ABOUT THIS EXERCISE:
Scan the material that follows for lines with "right". Answer with how many there are, nothing else.

EXTRACTED MATERIAL:

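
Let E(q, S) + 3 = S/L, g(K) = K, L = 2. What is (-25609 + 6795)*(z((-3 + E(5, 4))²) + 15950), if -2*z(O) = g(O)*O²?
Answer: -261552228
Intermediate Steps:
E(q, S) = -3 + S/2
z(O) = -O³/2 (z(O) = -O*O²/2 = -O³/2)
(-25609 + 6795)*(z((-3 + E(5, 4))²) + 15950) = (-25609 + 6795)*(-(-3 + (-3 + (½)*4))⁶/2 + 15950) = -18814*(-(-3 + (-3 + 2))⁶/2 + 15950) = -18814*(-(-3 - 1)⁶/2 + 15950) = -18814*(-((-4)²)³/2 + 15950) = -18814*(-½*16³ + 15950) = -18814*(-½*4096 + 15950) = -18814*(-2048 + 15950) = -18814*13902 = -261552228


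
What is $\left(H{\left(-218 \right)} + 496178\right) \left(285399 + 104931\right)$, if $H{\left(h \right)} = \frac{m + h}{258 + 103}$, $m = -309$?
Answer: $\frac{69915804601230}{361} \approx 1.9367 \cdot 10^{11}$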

---

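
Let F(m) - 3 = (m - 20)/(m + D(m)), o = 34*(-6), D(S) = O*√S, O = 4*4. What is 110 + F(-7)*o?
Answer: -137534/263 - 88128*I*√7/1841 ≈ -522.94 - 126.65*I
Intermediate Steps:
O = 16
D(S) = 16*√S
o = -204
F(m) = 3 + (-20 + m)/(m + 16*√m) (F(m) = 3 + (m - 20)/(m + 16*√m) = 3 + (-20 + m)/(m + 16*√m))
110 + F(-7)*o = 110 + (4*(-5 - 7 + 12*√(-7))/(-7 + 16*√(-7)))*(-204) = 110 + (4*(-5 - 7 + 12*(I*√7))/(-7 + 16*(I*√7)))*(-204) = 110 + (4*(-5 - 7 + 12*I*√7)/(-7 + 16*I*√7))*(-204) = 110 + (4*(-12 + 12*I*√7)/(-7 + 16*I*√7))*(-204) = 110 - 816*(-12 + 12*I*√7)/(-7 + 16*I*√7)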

* * *

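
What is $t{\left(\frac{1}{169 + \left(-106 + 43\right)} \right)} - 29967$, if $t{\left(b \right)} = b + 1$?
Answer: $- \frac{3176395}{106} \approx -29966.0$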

OUTPUT:
2